» **Activity**
Retyping the entire listing exactly is the task.

(Beginning of Exercise data)

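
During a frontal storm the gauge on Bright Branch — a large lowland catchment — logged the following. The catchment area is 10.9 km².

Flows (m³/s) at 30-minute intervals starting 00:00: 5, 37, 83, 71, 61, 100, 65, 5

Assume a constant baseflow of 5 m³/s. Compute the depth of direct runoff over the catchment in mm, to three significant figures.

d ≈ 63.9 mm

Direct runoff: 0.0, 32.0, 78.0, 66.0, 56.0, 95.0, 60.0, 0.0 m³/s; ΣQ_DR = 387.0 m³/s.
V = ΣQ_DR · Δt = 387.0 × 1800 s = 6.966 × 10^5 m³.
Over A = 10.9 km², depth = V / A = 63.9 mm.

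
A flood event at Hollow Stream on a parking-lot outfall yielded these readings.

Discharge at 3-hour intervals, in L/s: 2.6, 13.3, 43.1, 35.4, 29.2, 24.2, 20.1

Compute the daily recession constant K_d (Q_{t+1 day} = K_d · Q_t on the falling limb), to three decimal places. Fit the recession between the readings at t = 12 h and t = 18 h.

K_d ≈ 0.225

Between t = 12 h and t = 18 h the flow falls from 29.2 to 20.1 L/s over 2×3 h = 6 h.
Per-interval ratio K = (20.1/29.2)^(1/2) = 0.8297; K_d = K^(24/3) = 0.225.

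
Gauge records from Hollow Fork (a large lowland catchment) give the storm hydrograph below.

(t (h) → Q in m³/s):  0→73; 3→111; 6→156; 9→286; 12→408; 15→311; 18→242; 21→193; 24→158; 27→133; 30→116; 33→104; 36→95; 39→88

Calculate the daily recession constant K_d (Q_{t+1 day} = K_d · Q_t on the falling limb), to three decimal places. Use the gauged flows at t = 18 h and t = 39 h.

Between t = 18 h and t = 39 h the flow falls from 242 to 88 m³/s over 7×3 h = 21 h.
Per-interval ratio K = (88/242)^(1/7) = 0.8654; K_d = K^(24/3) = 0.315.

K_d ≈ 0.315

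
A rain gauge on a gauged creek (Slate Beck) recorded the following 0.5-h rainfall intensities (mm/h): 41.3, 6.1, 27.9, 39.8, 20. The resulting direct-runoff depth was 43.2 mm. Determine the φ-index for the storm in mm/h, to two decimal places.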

(End of Exercise data)

» **Exercise output**
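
During a frontal storm the gauge on Bright Branch — a large lowland catchment — logged the following. The catchment area is 10.9 km².

Flows (m³/s) at 30-minute intervals starting 00:00: 5, 37, 83, 71, 61, 100, 65, 5

Assume a constant baseflow of 5 m³/s. Compute the depth of direct runoff over the catchment in mm, to three significant figures.

d ≈ 63.9 mm

Direct runoff: 0.0, 32.0, 78.0, 66.0, 56.0, 95.0, 60.0, 0.0 m³/s; ΣQ_DR = 387.0 m³/s.
V = ΣQ_DR · Δt = 387.0 × 1800 s = 6.966 × 10^5 m³.
Over A = 10.9 km², depth = V / A = 63.9 mm.

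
A flood event at Hollow Stream on a parking-lot outfall yielded these readings.

Discharge at 3-hour intervals, in L/s: 2.6, 13.3, 43.1, 35.4, 29.2, 24.2, 20.1

Compute the daily recession constant K_d (Q_{t+1 day} = K_d · Q_t on the falling limb), to three decimal places. Fit the recession between the readings at t = 12 h and t = 18 h.

K_d ≈ 0.225

Between t = 12 h and t = 18 h the flow falls from 29.2 to 20.1 L/s over 2×3 h = 6 h.
Per-interval ratio K = (20.1/29.2)^(1/2) = 0.8297; K_d = K^(24/3) = 0.225.

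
Gauge records from Hollow Fork (a large lowland catchment) give the storm hydrograph below.

(t (h) → Q in m³/s):  0→73; 3→111; 6→156; 9→286; 12→408; 15→311; 18→242; 21→193; 24→158; 27→133; 30→116; 33→104; 36→95; 39→88

Calculate the daily recession constant K_d (Q_{t+1 day} = K_d · Q_t on the falling limb), to three decimal places. Use the gauged flows at t = 18 h and t = 39 h.

Between t = 18 h and t = 39 h the flow falls from 242 to 88 m³/s over 7×3 h = 21 h.
Per-interval ratio K = (88/242)^(1/7) = 0.8654; K_d = K^(24/3) = 0.315.

K_d ≈ 0.315

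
A rain gauge on a gauged creek (Slate Beck) recorded the following 0.5-h rainfall intensities (mm/h): 41.3, 6.1, 27.9, 39.8, 20. The resulting direct-runoff depth was 43.2 mm. Determine the φ-index for the storm in mm/h, to two decimal places.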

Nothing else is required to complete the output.